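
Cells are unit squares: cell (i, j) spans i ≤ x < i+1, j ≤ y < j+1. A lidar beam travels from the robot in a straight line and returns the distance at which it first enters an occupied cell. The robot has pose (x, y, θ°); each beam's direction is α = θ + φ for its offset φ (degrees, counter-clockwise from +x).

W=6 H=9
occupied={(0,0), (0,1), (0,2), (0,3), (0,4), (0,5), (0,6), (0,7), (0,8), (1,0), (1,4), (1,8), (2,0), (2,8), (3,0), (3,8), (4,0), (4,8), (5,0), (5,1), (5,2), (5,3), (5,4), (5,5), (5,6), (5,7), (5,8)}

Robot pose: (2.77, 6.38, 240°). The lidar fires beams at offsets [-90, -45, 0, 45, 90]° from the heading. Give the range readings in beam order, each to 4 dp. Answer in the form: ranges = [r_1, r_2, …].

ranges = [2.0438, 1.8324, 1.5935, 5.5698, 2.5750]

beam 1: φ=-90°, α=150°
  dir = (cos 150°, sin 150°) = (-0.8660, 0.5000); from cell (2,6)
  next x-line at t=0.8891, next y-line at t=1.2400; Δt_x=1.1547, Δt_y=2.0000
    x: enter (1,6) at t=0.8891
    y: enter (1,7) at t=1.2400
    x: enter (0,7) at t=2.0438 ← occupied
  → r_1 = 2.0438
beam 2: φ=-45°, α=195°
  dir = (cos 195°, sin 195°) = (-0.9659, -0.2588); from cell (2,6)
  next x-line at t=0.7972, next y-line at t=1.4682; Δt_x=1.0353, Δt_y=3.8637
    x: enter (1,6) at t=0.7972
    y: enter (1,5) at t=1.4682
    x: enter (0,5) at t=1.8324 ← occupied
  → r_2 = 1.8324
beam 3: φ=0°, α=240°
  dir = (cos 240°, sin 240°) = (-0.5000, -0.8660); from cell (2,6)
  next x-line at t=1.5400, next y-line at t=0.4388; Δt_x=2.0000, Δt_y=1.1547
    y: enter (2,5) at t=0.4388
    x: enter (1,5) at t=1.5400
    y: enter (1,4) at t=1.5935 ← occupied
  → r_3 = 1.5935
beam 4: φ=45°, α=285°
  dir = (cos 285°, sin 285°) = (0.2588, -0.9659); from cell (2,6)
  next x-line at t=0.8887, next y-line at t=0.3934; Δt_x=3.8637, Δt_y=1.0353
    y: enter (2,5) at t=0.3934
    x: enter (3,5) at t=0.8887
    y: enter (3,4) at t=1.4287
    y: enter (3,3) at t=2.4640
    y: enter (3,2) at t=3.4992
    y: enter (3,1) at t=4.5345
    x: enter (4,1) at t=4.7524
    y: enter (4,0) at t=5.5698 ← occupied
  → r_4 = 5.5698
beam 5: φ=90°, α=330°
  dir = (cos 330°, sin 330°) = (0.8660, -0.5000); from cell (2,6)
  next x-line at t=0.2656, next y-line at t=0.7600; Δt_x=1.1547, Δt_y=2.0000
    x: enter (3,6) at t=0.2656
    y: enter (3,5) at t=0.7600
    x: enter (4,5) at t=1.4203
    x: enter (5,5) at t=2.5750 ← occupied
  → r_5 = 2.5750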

•••••

_Task instructions_
Each entry in the data should be restated exactly as it was written.

_Solution for this exercise_
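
Cells are unit squares: cell (i, j) spans i ≤ x < i+1, j ≤ y < j+1. A lidar beam travels from the robot in a straight line and returns the distance at which it first enters an occupied cell. The robot has pose (x, y, θ°); each beam's direction is α = θ + φ for its offset φ (degrees, counter-clockwise from +x).

W=6 H=9
occupied={(0,0), (0,1), (0,2), (0,3), (0,4), (0,5), (0,6), (0,7), (0,8), (1,0), (1,4), (1,8), (2,0), (2,8), (3,0), (3,8), (4,0), (4,8), (5,0), (5,1), (5,2), (5,3), (5,4), (5,5), (5,6), (5,7), (5,8)}

Robot pose: (2.77, 6.38, 240°). The lidar fires beams at offsets [-90, -45, 0, 45, 90]° from the heading. Give the range readings in beam order, each to 4 dp. Answer in the form: ranges = [r_1, r_2, …].

ranges = [2.0438, 1.8324, 1.5935, 5.5698, 2.5750]

beam 1: φ=-90°, α=150°
  dir = (cos 150°, sin 150°) = (-0.8660, 0.5000); from cell (2,6)
  next x-line at t=0.8891, next y-line at t=1.2400; Δt_x=1.1547, Δt_y=2.0000
    x: enter (1,6) at t=0.8891
    y: enter (1,7) at t=1.2400
    x: enter (0,7) at t=2.0438 ← occupied
  → r_1 = 2.0438
beam 2: φ=-45°, α=195°
  dir = (cos 195°, sin 195°) = (-0.9659, -0.2588); from cell (2,6)
  next x-line at t=0.7972, next y-line at t=1.4682; Δt_x=1.0353, Δt_y=3.8637
    x: enter (1,6) at t=0.7972
    y: enter (1,5) at t=1.4682
    x: enter (0,5) at t=1.8324 ← occupied
  → r_2 = 1.8324
beam 3: φ=0°, α=240°
  dir = (cos 240°, sin 240°) = (-0.5000, -0.8660); from cell (2,6)
  next x-line at t=1.5400, next y-line at t=0.4388; Δt_x=2.0000, Δt_y=1.1547
    y: enter (2,5) at t=0.4388
    x: enter (1,5) at t=1.5400
    y: enter (1,4) at t=1.5935 ← occupied
  → r_3 = 1.5935
beam 4: φ=45°, α=285°
  dir = (cos 285°, sin 285°) = (0.2588, -0.9659); from cell (2,6)
  next x-line at t=0.8887, next y-line at t=0.3934; Δt_x=3.8637, Δt_y=1.0353
    y: enter (2,5) at t=0.3934
    x: enter (3,5) at t=0.8887
    y: enter (3,4) at t=1.4287
    y: enter (3,3) at t=2.4640
    y: enter (3,2) at t=3.4992
    y: enter (3,1) at t=4.5345
    x: enter (4,1) at t=4.7524
    y: enter (4,0) at t=5.5698 ← occupied
  → r_4 = 5.5698
beam 5: φ=90°, α=330°
  dir = (cos 330°, sin 330°) = (0.8660, -0.5000); from cell (2,6)
  next x-line at t=0.2656, next y-line at t=0.7600; Δt_x=1.1547, Δt_y=2.0000
    x: enter (3,6) at t=0.2656
    y: enter (3,5) at t=0.7600
    x: enter (4,5) at t=1.4203
    x: enter (5,5) at t=2.5750 ← occupied
  → r_5 = 2.5750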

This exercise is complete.